Source records:
[Start of Attachment]
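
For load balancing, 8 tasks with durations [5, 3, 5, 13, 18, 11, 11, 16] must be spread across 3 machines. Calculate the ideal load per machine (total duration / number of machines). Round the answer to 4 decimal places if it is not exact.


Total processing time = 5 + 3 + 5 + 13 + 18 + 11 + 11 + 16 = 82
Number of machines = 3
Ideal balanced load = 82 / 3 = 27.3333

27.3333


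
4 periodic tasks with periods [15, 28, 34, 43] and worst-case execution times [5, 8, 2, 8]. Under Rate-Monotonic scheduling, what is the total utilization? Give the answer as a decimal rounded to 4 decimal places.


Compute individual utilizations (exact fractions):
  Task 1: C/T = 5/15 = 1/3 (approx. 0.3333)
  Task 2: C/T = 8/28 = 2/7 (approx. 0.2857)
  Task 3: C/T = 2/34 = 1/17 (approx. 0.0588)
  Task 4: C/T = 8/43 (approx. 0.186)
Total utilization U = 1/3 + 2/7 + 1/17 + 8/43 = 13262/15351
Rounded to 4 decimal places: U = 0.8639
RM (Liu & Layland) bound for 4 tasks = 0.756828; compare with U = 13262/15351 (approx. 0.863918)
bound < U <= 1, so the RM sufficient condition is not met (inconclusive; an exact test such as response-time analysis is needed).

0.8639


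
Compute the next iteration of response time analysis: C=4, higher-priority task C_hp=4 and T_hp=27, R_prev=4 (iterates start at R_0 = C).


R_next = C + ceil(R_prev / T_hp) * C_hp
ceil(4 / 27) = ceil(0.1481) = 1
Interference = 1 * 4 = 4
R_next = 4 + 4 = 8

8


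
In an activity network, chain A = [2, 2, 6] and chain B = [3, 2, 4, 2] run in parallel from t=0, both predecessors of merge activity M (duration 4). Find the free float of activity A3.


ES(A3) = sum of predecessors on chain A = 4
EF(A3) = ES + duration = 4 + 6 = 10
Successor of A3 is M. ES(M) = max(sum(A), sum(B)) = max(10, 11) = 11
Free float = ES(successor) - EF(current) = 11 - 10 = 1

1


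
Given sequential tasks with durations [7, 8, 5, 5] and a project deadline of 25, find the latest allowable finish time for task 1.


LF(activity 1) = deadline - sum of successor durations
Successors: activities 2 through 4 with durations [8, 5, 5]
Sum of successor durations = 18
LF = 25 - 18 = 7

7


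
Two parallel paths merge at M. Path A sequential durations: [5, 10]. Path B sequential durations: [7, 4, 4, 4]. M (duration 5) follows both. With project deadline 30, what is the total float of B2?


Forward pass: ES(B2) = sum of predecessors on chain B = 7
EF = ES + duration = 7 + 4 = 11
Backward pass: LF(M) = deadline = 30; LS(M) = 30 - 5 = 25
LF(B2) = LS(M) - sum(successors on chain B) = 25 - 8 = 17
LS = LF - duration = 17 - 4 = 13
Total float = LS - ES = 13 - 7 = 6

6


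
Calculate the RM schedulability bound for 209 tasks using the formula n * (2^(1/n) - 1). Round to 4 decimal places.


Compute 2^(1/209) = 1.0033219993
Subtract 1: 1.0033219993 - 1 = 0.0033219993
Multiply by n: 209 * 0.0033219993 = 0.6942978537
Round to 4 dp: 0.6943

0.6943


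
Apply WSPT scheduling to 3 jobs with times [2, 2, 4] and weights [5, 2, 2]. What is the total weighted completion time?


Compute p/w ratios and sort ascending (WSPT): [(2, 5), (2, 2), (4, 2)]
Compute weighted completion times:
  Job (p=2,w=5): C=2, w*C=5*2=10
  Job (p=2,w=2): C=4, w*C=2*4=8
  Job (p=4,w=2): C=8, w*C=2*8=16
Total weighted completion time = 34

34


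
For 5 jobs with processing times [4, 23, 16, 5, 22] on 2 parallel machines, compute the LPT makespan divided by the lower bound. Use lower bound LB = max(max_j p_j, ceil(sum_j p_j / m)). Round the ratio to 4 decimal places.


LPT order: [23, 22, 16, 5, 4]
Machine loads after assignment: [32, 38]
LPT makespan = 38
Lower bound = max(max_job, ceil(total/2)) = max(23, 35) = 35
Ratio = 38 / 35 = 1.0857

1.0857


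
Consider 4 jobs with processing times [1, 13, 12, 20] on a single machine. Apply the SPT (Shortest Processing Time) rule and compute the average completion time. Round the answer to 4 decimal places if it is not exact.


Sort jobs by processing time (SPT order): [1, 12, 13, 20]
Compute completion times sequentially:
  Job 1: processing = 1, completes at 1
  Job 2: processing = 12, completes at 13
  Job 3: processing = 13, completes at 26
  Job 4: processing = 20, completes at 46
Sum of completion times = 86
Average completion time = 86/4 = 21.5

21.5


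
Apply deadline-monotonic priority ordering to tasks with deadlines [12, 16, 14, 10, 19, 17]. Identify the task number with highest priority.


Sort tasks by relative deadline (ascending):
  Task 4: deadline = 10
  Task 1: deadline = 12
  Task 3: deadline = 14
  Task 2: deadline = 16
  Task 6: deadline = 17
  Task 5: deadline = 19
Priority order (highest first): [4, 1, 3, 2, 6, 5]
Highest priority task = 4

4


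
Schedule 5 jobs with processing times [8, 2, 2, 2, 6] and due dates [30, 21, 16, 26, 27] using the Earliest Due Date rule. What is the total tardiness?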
[End of Attachment]
*WORK ITEM*:
Restate the data word for word, leaving nothing out.

*FINISHED TASK*:
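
For load balancing, 8 tasks with durations [5, 3, 5, 13, 18, 11, 11, 16] must be spread across 3 machines. Calculate the ideal load per machine (total duration / number of machines). Round the answer to 4 decimal places if it is not exact.


Total processing time = 5 + 3 + 5 + 13 + 18 + 11 + 11 + 16 = 82
Number of machines = 3
Ideal balanced load = 82 / 3 = 27.3333

27.3333


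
4 periodic tasks with periods [15, 28, 34, 43] and worst-case execution times [5, 8, 2, 8]. Under Rate-Monotonic scheduling, what is the total utilization? Give the answer as a decimal rounded to 4 decimal places.


Compute individual utilizations (exact fractions):
  Task 1: C/T = 5/15 = 1/3 (approx. 0.3333)
  Task 2: C/T = 8/28 = 2/7 (approx. 0.2857)
  Task 3: C/T = 2/34 = 1/17 (approx. 0.0588)
  Task 4: C/T = 8/43 (approx. 0.186)
Total utilization U = 1/3 + 2/7 + 1/17 + 8/43 = 13262/15351
Rounded to 4 decimal places: U = 0.8639
RM (Liu & Layland) bound for 4 tasks = 0.756828; compare with U = 13262/15351 (approx. 0.863918)
bound < U <= 1, so the RM sufficient condition is not met (inconclusive; an exact test such as response-time analysis is needed).

0.8639


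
Compute the next iteration of response time analysis: C=4, higher-priority task C_hp=4 and T_hp=27, R_prev=4 (iterates start at R_0 = C).


R_next = C + ceil(R_prev / T_hp) * C_hp
ceil(4 / 27) = ceil(0.1481) = 1
Interference = 1 * 4 = 4
R_next = 4 + 4 = 8

8


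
In an activity network, chain A = [2, 2, 6] and chain B = [3, 2, 4, 2] run in parallel from t=0, both predecessors of merge activity M (duration 4). Find the free float of activity A3.


ES(A3) = sum of predecessors on chain A = 4
EF(A3) = ES + duration = 4 + 6 = 10
Successor of A3 is M. ES(M) = max(sum(A), sum(B)) = max(10, 11) = 11
Free float = ES(successor) - EF(current) = 11 - 10 = 1

1


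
Given sequential tasks with durations [7, 8, 5, 5] and a project deadline of 25, find the latest allowable finish time for task 1.


LF(activity 1) = deadline - sum of successor durations
Successors: activities 2 through 4 with durations [8, 5, 5]
Sum of successor durations = 18
LF = 25 - 18 = 7

7


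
Two parallel paths merge at M. Path A sequential durations: [5, 10]. Path B sequential durations: [7, 4, 4, 4]. M (duration 5) follows both. With project deadline 30, what is the total float of B2?


Forward pass: ES(B2) = sum of predecessors on chain B = 7
EF = ES + duration = 7 + 4 = 11
Backward pass: LF(M) = deadline = 30; LS(M) = 30 - 5 = 25
LF(B2) = LS(M) - sum(successors on chain B) = 25 - 8 = 17
LS = LF - duration = 17 - 4 = 13
Total float = LS - ES = 13 - 7 = 6

6


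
Calculate the RM schedulability bound for 209 tasks using the formula n * (2^(1/n) - 1). Round to 4 decimal places.


Compute 2^(1/209) = 1.0033219993
Subtract 1: 1.0033219993 - 1 = 0.0033219993
Multiply by n: 209 * 0.0033219993 = 0.6942978537
Round to 4 dp: 0.6943

0.6943


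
Apply WSPT scheduling to 3 jobs with times [2, 2, 4] and weights [5, 2, 2]. What is the total weighted completion time?


Compute p/w ratios and sort ascending (WSPT): [(2, 5), (2, 2), (4, 2)]
Compute weighted completion times:
  Job (p=2,w=5): C=2, w*C=5*2=10
  Job (p=2,w=2): C=4, w*C=2*4=8
  Job (p=4,w=2): C=8, w*C=2*8=16
Total weighted completion time = 34

34


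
For 5 jobs with processing times [4, 23, 16, 5, 22] on 2 parallel machines, compute the LPT makespan divided by the lower bound. Use lower bound LB = max(max_j p_j, ceil(sum_j p_j / m)). Round the ratio to 4 decimal places.


LPT order: [23, 22, 16, 5, 4]
Machine loads after assignment: [32, 38]
LPT makespan = 38
Lower bound = max(max_job, ceil(total/2)) = max(23, 35) = 35
Ratio = 38 / 35 = 1.0857

1.0857


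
Consider 4 jobs with processing times [1, 13, 12, 20] on a single machine. Apply the SPT (Shortest Processing Time) rule and compute the average completion time. Round the answer to 4 decimal places if it is not exact.


Sort jobs by processing time (SPT order): [1, 12, 13, 20]
Compute completion times sequentially:
  Job 1: processing = 1, completes at 1
  Job 2: processing = 12, completes at 13
  Job 3: processing = 13, completes at 26
  Job 4: processing = 20, completes at 46
Sum of completion times = 86
Average completion time = 86/4 = 21.5

21.5


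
Apply deadline-monotonic priority ordering to tasks with deadlines [12, 16, 14, 10, 19, 17]. Identify the task number with highest priority.


Sort tasks by relative deadline (ascending):
  Task 4: deadline = 10
  Task 1: deadline = 12
  Task 3: deadline = 14
  Task 2: deadline = 16
  Task 6: deadline = 17
  Task 5: deadline = 19
Priority order (highest first): [4, 1, 3, 2, 6, 5]
Highest priority task = 4

4


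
Schedule 5 jobs with processing times [8, 2, 2, 2, 6] and due dates [30, 21, 16, 26, 27] using the Earliest Due Date rule. What is the total tardiness?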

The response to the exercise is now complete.